# Records from a dataset

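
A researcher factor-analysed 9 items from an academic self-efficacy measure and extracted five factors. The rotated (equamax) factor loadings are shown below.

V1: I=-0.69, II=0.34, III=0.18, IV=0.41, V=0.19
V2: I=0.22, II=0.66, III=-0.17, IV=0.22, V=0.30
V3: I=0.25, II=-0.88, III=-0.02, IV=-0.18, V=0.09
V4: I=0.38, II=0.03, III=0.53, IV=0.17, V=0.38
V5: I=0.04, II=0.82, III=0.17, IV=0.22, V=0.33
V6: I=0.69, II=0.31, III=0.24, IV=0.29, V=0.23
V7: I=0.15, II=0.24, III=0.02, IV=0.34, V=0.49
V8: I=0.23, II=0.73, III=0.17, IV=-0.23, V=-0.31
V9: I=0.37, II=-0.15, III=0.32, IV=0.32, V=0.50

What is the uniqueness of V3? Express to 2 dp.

0.12

h² = 0.25² + (-0.88)² + (-0.02)² + (-0.18)² + 0.09² = 0.0625 + 0.7744 + 0.0004 + 0.0324 + 0.0081 = 0.8778
Uniqueness u² = 1 − h² = 1 − 0.8778 = 0.1222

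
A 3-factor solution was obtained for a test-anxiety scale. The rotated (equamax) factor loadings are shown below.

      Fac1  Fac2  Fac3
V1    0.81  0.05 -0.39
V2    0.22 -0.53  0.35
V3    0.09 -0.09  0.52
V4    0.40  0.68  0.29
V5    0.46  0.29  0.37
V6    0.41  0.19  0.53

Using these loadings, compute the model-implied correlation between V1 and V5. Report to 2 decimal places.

0.24

r̂ = Σ λ_i·λ_j across factors = (0.81)(0.46) + (0.05)(0.29) + (-0.39)(0.37)
  = +0.3726 +0.0145 -0.1443 = 0.2428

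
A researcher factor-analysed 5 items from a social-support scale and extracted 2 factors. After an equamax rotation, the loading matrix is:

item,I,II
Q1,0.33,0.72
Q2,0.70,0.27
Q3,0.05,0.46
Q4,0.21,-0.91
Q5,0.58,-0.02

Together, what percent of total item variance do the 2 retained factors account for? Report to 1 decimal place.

52.3%

Communalities: 0.6273, 0.5629, 0.2141, 0.8722, 0.3368; Σh² = 2.6133.
Total variance with 5 standardized items is 5, so the solution explains 2.6133/5 = 0.5227 = 52.27%.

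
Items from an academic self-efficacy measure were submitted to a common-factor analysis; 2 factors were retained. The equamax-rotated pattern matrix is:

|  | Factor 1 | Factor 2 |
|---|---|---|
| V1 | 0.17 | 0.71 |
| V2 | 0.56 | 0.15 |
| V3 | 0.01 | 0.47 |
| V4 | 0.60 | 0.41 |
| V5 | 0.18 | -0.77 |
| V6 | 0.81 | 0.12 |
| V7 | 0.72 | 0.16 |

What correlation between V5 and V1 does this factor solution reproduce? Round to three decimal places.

r̂ = Σ λ_i·λ_j across factors = (0.18)(0.17) + (-0.77)(0.71)
  = +0.0306 -0.5467 = -0.5161

-0.516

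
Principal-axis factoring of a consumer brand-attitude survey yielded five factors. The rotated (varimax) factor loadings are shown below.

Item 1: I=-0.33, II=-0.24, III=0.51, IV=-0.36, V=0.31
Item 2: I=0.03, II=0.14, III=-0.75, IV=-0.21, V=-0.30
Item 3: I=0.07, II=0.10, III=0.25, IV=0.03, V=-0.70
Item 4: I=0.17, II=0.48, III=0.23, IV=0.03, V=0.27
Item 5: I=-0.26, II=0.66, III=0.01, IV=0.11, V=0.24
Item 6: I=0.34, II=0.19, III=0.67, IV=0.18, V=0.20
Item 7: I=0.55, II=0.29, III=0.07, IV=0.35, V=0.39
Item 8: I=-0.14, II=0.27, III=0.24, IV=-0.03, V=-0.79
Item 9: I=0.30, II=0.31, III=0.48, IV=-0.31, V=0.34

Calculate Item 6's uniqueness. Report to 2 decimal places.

h² = 0.34² + 0.19² + 0.67² + 0.18² + 0.20² = 0.1156 + 0.0361 + 0.4489 + 0.0324 + 0.0400 = 0.6730
Uniqueness u² = 1 − h² = 1 − 0.6730 = 0.3270

0.33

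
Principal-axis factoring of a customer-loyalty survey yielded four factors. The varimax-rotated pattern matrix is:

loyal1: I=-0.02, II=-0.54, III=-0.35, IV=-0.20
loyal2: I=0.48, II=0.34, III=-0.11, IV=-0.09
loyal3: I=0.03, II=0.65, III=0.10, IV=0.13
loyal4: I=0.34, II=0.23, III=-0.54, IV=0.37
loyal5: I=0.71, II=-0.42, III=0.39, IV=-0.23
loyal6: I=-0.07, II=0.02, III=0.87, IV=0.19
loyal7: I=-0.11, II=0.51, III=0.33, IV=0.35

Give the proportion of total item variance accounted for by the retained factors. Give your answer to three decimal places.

SS loadings by factor: 0.8684, 1.3195, 1.4541, 0.4134; total = 4.0554.
Total variance with 7 standardized items is 7, so the solution explains 4.0554/7 = 0.5793.

0.579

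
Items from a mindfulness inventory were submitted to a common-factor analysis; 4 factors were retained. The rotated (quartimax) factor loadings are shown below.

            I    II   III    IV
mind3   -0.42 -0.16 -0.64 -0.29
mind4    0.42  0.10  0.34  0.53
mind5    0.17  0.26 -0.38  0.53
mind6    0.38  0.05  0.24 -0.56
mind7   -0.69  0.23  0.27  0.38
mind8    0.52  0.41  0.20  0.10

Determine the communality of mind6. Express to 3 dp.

h² = 0.38² + 0.05² + 0.24² + (-0.56)² = 0.1444 + 0.0025 + 0.0576 + 0.3136 = 0.5181

0.518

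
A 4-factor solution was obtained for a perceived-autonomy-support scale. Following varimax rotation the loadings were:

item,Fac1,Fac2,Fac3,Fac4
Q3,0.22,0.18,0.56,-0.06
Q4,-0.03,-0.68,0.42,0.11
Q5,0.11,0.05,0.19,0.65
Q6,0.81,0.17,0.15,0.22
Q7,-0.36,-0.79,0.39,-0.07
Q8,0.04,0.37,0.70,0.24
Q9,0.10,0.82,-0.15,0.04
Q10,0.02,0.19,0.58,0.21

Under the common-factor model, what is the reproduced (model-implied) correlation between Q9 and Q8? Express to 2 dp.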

# REQUIRED ACTION
Search the records for the string "academic" and, wherever a line contains it, please copy that line.

# RESULT OF THE TASK
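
A researcher factor-analysed 9 items from an academic self-efficacy measure and extracted five factors. The rotated (equamax) factor loadings are shown below.
Items from an academic self-efficacy measure were submitted to a common-factor analysis; 2 factors were retained. The equamax-rotated pattern matrix is: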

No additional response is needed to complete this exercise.